YOUR GOAL: Your task is to write out the complete listing exactly as it is shown.

DATA LISTING:
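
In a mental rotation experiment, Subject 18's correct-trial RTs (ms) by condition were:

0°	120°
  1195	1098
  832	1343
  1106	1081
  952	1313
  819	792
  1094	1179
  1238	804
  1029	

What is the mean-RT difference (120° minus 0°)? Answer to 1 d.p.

M(0°) = 8265/8 = 1033.125
M(120°) = 7610/7 = 1087.143
Difference = 1087.143 − 1033.125 = 54.018 ms

54.0 ms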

THE ANSWER:
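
In a mental rotation experiment, Subject 18's correct-trial RTs (ms) by condition were:

0°	120°
  1195	1098
  832	1343
  1106	1081
  952	1313
  819	792
  1094	1179
  1238	804
  1029	

What is the mean-RT difference (120° minus 0°)? Answer to 1 d.p.

M(0°) = 8265/8 = 1033.125
M(120°) = 7610/7 = 1087.143
Difference = 1087.143 − 1033.125 = 54.018 ms

54.0 ms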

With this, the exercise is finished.